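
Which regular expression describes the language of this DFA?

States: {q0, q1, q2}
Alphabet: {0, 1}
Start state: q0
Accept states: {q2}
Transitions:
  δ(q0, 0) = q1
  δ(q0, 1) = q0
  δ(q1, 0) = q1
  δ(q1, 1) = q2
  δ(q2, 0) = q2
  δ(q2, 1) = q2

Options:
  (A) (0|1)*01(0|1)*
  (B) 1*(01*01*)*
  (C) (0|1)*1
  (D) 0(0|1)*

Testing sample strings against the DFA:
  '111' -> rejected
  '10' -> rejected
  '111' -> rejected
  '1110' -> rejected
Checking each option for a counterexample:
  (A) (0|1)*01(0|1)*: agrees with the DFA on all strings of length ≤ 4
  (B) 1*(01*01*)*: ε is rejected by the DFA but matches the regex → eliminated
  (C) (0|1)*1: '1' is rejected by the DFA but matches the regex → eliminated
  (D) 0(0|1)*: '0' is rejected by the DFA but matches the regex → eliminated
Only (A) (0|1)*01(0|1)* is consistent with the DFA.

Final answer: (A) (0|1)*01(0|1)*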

* * *

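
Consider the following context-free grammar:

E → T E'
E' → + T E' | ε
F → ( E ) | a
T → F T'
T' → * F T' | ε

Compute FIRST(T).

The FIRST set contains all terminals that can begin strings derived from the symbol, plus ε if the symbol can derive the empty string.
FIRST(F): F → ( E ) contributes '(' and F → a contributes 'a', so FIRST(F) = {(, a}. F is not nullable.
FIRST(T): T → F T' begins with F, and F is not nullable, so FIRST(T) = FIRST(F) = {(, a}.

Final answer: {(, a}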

---

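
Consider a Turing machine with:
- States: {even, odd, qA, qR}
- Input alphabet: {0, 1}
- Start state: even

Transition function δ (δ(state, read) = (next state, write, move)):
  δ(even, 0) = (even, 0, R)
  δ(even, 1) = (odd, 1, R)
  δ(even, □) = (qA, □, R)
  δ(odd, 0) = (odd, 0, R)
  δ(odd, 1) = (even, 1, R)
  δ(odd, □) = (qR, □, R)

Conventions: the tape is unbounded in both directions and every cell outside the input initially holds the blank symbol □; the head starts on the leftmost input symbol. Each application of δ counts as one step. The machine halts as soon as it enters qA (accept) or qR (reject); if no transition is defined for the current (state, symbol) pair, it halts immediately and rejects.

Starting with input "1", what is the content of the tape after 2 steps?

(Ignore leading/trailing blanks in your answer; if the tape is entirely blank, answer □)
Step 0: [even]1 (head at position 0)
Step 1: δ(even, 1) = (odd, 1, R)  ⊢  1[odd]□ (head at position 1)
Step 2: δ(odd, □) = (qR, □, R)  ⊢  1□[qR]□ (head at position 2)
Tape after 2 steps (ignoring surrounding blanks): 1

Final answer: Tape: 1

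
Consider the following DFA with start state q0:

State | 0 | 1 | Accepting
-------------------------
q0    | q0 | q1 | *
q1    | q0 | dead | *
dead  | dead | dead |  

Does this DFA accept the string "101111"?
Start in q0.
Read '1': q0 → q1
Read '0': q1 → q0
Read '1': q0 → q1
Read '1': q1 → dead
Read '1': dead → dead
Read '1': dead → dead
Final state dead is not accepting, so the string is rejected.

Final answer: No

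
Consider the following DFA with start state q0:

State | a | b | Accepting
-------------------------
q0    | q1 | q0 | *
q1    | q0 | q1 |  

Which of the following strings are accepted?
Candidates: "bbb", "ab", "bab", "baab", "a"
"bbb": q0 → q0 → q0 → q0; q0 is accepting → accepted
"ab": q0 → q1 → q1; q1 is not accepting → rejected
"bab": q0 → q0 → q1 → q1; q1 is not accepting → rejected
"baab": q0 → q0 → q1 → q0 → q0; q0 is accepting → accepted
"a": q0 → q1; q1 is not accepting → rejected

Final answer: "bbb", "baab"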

§ **Exercise prompt**
The answer must be every line from the entries above that holds the string "following".

§ **Response**
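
Consider the following context-free grammar:
Consider the following DFA with start state q0:
Consider the following DFA with start state q0:
Which of the following strings are accepted?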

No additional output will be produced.